▶ **REQUIRED WORK**:
In the entries that follow, count each line containing "energy" and state the total, nothing more.

Stored records:

===

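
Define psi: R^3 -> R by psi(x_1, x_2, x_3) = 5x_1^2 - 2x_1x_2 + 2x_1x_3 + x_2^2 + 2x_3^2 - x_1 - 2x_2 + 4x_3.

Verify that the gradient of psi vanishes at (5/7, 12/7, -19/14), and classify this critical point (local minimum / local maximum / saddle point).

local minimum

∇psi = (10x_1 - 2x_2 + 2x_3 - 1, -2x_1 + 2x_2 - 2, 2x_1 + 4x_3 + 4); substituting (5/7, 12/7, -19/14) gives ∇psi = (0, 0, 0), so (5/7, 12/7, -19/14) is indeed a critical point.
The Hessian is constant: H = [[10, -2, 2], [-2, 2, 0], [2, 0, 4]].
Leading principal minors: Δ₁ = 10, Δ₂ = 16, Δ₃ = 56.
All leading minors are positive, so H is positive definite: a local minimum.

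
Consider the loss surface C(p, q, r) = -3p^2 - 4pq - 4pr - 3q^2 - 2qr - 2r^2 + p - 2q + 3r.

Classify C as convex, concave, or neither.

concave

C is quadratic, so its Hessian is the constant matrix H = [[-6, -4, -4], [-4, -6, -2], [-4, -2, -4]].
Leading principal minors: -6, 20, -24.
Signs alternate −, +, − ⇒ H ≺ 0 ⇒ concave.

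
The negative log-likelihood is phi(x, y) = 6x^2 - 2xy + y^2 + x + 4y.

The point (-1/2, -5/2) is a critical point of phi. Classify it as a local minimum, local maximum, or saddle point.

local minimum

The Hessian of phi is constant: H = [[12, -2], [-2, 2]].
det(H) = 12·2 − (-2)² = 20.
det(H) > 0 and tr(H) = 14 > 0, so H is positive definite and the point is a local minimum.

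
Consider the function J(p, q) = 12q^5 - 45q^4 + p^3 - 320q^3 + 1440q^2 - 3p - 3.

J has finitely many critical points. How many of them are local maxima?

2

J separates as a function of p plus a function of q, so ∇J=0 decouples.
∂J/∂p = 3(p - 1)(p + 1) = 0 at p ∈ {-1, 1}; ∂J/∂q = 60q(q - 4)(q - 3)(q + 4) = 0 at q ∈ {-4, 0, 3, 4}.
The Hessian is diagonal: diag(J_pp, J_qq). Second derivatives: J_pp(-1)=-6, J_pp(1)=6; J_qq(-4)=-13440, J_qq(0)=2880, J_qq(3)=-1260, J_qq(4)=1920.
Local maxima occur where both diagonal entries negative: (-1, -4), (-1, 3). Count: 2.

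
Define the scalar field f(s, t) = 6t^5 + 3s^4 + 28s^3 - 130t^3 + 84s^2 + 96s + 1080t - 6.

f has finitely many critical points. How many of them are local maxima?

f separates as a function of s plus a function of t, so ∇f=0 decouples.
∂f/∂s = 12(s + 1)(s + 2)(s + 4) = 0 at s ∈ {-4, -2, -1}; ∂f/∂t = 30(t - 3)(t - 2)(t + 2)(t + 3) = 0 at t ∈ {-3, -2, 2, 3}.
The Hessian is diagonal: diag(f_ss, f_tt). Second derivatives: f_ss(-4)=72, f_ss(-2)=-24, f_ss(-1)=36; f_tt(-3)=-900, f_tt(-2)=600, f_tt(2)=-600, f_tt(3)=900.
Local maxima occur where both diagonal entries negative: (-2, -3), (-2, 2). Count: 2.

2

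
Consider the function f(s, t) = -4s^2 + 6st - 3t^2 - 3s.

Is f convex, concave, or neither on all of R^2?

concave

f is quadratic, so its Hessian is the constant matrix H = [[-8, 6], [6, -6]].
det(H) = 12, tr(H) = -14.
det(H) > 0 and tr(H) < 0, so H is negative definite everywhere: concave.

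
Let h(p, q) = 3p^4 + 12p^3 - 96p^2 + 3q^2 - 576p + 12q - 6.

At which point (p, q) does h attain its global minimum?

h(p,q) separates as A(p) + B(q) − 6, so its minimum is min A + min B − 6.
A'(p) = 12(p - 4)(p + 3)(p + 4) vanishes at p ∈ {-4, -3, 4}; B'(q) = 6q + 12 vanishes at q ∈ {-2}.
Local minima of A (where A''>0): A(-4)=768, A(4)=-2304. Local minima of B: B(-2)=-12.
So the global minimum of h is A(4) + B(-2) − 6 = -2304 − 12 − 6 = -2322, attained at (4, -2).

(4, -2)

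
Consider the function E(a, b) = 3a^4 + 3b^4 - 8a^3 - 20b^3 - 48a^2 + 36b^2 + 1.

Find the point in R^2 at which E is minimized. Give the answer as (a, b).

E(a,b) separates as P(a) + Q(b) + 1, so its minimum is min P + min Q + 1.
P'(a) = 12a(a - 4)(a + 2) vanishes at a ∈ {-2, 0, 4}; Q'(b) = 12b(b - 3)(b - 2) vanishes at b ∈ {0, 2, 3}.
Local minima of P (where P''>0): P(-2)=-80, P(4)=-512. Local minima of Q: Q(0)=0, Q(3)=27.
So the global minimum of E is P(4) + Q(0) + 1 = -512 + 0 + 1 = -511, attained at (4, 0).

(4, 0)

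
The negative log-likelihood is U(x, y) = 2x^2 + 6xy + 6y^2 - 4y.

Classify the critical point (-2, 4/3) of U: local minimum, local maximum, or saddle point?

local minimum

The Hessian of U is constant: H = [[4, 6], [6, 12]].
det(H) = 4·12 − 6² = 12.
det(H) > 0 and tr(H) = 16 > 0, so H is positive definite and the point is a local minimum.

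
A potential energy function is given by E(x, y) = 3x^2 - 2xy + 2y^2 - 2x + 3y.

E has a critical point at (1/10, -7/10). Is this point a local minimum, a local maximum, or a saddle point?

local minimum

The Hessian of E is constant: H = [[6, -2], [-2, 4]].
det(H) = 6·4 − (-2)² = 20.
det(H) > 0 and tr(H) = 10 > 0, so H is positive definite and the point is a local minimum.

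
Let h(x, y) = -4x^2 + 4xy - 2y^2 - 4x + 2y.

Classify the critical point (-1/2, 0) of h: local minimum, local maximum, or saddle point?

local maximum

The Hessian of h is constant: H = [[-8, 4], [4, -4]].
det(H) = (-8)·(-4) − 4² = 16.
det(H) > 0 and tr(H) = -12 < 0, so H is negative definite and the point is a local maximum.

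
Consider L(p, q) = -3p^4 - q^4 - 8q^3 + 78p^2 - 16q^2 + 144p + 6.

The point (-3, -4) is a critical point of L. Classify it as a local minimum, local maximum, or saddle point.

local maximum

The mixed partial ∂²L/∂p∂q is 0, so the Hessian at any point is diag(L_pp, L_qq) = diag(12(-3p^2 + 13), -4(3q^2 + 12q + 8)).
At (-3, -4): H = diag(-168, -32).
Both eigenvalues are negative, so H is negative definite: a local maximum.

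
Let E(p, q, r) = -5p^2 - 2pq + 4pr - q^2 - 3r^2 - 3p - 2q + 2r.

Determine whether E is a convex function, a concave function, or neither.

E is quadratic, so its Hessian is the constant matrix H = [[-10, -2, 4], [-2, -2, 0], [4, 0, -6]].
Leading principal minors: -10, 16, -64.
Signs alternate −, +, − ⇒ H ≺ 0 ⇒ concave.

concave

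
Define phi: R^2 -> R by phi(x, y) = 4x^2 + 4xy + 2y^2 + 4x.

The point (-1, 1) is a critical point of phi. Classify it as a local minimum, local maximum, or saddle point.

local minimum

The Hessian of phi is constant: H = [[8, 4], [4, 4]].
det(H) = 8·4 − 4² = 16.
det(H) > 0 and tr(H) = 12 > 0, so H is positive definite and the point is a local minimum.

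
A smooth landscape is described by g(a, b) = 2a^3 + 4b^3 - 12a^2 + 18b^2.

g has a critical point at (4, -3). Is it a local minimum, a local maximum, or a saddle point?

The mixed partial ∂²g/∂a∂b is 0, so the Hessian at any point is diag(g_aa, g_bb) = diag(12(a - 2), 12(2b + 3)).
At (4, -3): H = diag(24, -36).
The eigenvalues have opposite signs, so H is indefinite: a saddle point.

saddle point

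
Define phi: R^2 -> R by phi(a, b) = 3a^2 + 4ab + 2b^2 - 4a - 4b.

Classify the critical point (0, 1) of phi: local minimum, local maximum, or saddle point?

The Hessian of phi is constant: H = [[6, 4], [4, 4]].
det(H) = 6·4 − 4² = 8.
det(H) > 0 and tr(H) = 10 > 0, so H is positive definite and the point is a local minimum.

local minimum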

===

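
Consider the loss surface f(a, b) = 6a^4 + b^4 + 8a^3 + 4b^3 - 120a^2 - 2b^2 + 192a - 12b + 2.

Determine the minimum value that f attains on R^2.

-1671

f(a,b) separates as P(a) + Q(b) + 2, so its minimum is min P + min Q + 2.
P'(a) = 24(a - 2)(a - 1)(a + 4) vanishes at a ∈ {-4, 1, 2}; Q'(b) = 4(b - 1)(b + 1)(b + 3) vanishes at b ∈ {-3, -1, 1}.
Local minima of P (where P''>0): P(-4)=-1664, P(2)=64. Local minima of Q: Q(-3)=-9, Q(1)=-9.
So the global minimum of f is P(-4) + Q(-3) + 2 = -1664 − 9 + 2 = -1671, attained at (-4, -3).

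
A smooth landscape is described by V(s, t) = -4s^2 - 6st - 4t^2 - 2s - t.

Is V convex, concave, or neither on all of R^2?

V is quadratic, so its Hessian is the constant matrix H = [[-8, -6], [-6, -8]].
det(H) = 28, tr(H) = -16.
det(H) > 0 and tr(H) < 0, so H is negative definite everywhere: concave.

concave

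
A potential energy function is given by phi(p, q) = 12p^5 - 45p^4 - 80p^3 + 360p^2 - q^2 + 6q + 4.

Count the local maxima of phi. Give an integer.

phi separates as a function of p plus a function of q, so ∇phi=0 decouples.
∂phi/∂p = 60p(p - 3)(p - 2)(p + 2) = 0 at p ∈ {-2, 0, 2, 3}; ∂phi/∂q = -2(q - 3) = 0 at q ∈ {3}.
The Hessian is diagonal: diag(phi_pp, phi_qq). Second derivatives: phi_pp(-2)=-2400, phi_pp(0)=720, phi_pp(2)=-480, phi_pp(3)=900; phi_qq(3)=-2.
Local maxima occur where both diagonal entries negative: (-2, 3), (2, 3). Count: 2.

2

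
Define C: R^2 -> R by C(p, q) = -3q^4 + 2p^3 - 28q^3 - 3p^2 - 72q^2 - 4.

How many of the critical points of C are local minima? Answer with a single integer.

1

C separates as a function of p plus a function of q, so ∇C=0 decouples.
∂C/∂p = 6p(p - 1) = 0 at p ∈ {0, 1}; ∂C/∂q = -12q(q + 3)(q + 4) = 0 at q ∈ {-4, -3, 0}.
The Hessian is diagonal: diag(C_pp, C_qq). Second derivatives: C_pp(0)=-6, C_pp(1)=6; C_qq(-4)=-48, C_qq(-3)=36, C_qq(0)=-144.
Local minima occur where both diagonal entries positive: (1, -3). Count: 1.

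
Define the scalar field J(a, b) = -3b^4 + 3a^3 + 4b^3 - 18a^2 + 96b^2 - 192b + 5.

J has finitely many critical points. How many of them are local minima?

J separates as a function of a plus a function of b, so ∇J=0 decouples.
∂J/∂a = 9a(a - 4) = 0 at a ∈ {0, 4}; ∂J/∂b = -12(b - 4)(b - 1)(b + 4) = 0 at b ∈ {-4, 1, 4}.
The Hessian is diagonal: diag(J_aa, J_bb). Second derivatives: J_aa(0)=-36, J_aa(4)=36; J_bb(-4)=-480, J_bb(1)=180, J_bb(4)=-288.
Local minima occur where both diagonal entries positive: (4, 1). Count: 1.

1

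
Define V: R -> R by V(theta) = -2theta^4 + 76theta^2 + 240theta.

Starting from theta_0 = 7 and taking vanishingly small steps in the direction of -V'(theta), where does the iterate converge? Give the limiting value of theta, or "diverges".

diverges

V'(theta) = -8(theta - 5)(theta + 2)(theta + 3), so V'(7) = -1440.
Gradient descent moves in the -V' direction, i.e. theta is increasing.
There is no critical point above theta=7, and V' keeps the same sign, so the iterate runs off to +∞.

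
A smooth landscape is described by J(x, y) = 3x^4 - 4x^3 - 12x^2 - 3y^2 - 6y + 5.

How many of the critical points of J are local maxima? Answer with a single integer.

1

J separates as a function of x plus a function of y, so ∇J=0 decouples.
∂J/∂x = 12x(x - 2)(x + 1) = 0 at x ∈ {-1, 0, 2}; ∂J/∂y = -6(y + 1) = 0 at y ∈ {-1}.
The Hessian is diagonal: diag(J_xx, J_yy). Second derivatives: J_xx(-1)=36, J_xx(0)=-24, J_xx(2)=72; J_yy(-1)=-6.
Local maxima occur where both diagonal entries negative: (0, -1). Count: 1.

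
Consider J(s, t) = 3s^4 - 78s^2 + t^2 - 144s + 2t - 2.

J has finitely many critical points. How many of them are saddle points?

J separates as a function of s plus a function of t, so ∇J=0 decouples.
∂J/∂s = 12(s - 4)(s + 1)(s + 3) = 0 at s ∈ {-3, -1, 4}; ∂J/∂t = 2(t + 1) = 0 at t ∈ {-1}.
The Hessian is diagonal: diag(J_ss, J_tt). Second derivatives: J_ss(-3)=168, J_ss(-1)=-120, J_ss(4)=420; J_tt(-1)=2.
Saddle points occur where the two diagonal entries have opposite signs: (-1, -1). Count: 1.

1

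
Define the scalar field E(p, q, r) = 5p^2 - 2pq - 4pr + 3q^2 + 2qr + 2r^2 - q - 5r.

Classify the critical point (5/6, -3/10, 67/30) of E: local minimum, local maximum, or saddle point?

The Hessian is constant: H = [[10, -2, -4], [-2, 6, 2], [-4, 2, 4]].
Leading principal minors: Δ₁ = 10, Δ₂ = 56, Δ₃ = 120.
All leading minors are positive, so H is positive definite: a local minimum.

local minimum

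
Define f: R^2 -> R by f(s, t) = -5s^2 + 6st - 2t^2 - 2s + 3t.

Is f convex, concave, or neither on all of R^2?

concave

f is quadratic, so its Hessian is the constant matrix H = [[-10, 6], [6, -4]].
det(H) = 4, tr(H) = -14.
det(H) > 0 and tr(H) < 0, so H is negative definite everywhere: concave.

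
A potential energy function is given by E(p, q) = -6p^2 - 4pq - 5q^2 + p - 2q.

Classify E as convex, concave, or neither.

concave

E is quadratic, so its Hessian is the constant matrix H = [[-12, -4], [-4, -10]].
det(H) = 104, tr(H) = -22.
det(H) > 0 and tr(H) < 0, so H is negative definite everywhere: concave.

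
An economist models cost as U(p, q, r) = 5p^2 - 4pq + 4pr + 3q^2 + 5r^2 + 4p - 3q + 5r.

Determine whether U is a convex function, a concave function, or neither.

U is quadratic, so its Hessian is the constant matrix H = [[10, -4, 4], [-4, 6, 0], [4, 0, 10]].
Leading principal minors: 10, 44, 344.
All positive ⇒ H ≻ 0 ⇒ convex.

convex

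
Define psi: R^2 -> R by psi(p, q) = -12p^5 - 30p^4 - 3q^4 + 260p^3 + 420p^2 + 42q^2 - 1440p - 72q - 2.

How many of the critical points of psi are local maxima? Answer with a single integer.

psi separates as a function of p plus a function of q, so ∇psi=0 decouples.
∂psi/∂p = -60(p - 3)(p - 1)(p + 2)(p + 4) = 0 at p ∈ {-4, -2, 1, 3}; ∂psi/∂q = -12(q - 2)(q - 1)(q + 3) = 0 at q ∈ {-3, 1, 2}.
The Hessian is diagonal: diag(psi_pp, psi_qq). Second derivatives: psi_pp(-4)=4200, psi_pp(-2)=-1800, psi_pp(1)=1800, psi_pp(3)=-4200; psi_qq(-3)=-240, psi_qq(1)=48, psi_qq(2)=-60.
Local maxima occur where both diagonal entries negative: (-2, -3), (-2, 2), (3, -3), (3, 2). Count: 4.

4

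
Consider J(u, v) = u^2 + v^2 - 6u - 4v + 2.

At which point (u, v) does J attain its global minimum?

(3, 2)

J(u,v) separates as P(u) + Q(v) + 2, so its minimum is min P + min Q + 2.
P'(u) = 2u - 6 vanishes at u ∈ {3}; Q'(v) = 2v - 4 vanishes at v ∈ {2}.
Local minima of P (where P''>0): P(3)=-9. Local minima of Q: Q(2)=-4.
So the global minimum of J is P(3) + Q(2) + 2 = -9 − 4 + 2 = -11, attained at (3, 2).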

===

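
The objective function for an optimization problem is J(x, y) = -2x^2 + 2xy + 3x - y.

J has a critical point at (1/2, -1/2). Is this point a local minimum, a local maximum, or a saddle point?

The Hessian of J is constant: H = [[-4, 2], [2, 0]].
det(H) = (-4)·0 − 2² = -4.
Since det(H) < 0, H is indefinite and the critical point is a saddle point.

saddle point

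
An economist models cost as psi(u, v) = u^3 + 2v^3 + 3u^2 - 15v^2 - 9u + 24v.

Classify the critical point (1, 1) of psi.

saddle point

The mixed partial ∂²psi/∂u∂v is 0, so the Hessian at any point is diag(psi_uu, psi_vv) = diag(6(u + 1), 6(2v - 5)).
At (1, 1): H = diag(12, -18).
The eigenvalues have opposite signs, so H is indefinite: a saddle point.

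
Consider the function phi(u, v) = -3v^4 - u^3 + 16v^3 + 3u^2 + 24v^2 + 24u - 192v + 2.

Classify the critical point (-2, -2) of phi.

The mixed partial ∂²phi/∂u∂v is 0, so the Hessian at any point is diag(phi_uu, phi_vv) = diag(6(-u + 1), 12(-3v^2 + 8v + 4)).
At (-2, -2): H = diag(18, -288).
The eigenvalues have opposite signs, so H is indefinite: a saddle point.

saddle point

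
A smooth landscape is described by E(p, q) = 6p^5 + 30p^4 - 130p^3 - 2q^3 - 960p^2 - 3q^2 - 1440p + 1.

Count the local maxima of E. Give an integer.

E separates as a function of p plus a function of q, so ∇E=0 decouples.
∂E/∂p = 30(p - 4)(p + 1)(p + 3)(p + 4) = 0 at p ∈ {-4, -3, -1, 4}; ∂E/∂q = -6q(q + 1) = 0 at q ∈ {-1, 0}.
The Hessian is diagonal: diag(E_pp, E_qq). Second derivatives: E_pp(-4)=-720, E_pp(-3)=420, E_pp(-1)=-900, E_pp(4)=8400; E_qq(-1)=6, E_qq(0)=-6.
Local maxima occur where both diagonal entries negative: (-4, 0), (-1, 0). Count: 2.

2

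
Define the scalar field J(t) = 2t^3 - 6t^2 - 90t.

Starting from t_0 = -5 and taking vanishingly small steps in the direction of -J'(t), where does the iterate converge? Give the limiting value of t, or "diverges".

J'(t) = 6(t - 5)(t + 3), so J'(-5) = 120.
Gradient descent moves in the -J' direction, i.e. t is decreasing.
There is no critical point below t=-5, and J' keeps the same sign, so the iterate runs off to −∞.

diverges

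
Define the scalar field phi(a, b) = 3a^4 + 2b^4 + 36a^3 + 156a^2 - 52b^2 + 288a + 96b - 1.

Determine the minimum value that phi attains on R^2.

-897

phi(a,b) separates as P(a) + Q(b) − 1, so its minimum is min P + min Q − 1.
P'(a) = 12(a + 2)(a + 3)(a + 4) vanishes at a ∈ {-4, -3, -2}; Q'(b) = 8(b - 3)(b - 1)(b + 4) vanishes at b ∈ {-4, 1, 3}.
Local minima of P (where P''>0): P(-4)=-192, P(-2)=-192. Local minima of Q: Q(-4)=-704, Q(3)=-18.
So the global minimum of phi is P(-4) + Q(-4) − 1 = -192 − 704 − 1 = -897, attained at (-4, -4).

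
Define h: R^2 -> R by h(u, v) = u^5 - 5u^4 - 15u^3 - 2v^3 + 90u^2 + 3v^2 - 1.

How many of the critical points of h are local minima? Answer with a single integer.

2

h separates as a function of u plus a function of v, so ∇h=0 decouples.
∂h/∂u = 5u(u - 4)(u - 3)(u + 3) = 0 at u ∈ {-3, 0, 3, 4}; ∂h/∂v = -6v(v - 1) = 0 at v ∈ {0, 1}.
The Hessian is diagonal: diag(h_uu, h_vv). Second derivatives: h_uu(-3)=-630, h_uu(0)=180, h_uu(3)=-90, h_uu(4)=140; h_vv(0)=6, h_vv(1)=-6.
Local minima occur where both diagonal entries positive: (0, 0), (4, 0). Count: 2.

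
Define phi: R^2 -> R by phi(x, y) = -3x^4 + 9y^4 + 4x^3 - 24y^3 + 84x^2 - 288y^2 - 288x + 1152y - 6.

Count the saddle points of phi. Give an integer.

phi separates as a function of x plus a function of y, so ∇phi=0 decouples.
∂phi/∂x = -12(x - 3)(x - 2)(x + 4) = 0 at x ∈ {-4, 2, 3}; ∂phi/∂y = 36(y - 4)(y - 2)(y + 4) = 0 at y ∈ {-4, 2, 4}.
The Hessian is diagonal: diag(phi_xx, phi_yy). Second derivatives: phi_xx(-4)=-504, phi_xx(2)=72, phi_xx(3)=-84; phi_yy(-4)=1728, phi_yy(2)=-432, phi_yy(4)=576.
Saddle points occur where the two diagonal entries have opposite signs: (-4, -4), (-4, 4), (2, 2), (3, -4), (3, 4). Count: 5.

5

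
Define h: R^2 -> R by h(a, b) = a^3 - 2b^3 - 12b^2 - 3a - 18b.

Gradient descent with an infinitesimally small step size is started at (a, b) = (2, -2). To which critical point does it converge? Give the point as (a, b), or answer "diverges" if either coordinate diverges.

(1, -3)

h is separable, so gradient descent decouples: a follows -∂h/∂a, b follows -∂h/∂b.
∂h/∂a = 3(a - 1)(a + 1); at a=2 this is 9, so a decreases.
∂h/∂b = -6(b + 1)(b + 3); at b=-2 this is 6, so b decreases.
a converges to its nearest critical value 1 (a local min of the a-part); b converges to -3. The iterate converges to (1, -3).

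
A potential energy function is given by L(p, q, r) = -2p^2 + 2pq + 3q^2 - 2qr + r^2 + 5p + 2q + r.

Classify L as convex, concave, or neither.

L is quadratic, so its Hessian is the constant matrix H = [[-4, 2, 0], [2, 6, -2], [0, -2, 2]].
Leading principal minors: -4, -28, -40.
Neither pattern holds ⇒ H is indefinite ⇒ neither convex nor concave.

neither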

===

▶ **RESPONSE FOR THIS EXERCISE**:
4